··· Given data
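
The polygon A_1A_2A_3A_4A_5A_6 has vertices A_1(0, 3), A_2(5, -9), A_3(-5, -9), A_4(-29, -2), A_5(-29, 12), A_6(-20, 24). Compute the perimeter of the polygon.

106

|A_1A_2| = √((5)² + (-12)²) = √169 = 13
|A_2A_3| = √((-10)² + (0)²) = √100 = 10
|A_3A_4| = √((-24)² + (7)²) = √625 = 25
|A_4A_5| = √((0)² + (14)²) = √196 = 14
|A_5A_6| = √((9)² + (12)²) = √225 = 15
|A_6A_1| = √((20)² + (-21)²) = √841 = 29
Perimeter = 13 + 10 + 25 + 14 + 15 + 29 = 106.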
······
• [Task instructions]: Your reply should contain each entry, copied without alteration.

• [Task result]:
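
The polygon A_1A_2A_3A_4A_5A_6 has vertices A_1(0, 3), A_2(5, -9), A_3(-5, -9), A_4(-29, -2), A_5(-29, 12), A_6(-20, 24). Compute the perimeter of the polygon.

106

|A_1A_2| = √((5)² + (-12)²) = √169 = 13
|A_2A_3| = √((-10)² + (0)²) = √100 = 10
|A_3A_4| = √((-24)² + (7)²) = √625 = 25
|A_4A_5| = √((0)² + (14)²) = √196 = 14
|A_5A_6| = √((9)² + (12)²) = √225 = 15
|A_6A_1| = √((20)² + (-21)²) = √841 = 29
Perimeter = 13 + 10 + 25 + 14 + 15 + 29 = 106.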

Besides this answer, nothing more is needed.